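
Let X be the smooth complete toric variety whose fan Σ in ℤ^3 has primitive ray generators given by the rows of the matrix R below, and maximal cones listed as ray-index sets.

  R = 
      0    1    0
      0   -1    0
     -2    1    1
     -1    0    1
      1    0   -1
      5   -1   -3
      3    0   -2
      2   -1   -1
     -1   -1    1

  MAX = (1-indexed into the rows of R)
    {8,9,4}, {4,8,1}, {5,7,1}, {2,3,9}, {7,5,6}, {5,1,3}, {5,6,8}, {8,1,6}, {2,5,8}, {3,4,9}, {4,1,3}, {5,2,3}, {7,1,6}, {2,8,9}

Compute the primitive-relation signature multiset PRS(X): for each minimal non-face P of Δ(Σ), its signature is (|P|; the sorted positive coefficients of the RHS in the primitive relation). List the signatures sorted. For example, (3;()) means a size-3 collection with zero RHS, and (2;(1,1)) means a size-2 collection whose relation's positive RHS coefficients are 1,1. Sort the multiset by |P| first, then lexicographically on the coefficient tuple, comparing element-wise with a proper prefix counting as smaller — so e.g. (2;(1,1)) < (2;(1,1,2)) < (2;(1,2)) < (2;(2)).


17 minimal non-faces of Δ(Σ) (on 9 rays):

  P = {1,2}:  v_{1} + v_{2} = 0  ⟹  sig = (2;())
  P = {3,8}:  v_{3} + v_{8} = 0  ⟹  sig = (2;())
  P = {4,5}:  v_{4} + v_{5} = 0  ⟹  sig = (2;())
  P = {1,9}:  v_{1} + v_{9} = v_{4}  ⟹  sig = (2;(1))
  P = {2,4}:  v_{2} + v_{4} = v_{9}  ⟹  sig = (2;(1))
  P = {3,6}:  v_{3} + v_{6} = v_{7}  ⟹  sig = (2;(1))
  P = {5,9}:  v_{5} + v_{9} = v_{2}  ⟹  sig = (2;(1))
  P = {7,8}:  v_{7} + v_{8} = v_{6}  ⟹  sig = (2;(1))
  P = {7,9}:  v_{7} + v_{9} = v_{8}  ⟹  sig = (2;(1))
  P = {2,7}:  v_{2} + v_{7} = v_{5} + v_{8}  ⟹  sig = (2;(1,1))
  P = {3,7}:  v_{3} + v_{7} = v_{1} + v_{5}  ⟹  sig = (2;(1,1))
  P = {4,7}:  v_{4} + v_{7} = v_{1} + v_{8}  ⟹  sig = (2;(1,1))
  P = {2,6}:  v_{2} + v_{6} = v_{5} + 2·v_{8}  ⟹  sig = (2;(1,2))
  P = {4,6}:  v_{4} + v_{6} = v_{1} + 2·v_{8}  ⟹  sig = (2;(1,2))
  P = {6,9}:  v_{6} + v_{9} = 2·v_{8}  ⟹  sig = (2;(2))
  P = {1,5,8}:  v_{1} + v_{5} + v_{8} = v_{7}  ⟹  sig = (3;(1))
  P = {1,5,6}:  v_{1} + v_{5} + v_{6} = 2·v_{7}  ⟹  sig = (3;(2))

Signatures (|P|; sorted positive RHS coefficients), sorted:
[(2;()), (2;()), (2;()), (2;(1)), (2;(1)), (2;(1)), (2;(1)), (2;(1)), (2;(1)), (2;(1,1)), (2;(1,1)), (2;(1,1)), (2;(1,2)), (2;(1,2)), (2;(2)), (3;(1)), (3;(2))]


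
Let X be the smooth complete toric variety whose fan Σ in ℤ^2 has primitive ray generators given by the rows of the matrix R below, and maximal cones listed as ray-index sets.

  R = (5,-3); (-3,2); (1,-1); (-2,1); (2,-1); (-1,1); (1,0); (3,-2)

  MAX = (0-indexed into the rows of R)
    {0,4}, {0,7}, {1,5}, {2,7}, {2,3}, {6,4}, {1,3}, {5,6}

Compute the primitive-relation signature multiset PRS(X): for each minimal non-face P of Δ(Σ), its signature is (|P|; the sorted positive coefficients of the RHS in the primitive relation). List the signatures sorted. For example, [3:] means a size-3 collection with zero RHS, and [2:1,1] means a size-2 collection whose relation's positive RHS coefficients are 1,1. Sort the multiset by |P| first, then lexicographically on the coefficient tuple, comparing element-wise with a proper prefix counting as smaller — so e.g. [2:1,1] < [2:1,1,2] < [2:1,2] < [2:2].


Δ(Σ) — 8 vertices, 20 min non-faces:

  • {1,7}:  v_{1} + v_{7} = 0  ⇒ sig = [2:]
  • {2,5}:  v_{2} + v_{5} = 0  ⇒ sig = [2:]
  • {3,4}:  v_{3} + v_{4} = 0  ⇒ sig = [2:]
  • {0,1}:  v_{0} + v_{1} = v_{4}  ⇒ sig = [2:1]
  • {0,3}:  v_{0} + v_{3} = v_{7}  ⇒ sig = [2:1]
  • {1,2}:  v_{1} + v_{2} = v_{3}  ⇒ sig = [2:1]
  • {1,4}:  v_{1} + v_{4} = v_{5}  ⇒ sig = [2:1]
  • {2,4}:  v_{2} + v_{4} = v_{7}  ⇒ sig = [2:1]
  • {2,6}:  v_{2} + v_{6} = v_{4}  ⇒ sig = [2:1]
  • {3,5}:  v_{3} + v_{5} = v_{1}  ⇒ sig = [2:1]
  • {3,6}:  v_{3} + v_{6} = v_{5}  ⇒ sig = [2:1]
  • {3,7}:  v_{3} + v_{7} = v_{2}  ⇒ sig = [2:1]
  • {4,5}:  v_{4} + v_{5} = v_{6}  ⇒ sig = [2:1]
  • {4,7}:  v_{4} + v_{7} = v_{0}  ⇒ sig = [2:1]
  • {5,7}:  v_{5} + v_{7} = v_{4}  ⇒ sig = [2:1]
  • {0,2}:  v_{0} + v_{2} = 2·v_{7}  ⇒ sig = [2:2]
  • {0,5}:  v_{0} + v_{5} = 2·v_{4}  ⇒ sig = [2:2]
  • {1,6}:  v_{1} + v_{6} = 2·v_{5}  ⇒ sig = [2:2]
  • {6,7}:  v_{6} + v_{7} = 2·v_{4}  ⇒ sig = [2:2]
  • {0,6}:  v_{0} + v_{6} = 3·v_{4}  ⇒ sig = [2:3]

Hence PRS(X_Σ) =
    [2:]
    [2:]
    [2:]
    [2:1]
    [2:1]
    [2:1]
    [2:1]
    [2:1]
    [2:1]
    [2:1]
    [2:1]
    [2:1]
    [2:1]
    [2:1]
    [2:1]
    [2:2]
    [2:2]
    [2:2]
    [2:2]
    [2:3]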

--

What needs to be done
Your task is to return each line of the data above that contains the string "toric".

Output for this exercise
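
Let X be the smooth complete toric variety whose fan Σ in ℤ^3 has primitive ray generators given by the rows of the matrix R below, and maximal cones listed as ray-index sets.
Let X be the smooth complete toric variety whose fan Σ in ℤ^2 has primitive ray generators given by the rows of the matrix R below, and maximal cones listed as ray-index sets.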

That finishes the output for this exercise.